_HOW TO COMPLETE THIS TASK_.
All lines from the one containing "s10 := s9 ∧ s3" down to the one containing "- s3 = x3 AND s2", both ends included, are to be given again exactly; omit the rest of the listing below.

*** RECORDS PROVIDED

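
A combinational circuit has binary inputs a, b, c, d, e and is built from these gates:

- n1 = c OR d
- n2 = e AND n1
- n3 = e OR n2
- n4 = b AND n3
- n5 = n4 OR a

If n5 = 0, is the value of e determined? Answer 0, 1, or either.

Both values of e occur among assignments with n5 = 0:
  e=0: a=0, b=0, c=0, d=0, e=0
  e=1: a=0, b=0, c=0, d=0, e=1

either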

******
*** RECORDS PROVIDED

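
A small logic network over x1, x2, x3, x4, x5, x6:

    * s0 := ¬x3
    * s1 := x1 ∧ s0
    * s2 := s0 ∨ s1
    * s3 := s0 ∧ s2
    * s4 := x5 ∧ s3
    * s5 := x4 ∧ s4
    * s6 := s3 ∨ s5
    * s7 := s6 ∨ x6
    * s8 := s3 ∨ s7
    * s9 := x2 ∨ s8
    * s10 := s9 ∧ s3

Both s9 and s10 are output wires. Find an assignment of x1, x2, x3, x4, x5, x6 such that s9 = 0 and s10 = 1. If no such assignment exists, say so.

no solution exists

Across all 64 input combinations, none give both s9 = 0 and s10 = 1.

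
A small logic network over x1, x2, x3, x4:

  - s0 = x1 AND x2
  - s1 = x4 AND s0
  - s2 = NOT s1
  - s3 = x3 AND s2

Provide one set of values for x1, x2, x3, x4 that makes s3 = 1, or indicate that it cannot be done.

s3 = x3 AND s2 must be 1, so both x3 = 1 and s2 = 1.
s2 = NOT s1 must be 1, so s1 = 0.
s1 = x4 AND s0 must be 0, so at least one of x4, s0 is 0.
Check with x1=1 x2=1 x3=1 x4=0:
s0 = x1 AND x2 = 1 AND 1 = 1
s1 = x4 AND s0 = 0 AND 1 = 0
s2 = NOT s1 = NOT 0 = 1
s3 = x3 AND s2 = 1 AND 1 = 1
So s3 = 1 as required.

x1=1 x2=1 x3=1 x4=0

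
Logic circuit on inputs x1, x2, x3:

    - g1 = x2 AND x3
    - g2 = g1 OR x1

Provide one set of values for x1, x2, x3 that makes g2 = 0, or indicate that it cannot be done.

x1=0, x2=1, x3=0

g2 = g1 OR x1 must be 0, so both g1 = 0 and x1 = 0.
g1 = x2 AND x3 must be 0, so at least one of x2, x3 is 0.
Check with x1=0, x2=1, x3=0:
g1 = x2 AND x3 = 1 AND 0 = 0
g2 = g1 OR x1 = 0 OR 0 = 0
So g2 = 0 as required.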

******

_REPLY_.
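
    * s10 := s9 ∧ s3

Both s9 and s10 are output wires. Find an assignment of x1, x2, x3, x4, x5, x6 such that s9 = 0 and s10 = 1. If no such assignment exists, say so.

no solution exists

Across all 64 input combinations, none give both s9 = 0 and s10 = 1.

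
A small logic network over x1, x2, x3, x4:

  - s0 = x1 AND x2
  - s1 = x4 AND s0
  - s2 = NOT s1
  - s3 = x3 AND s2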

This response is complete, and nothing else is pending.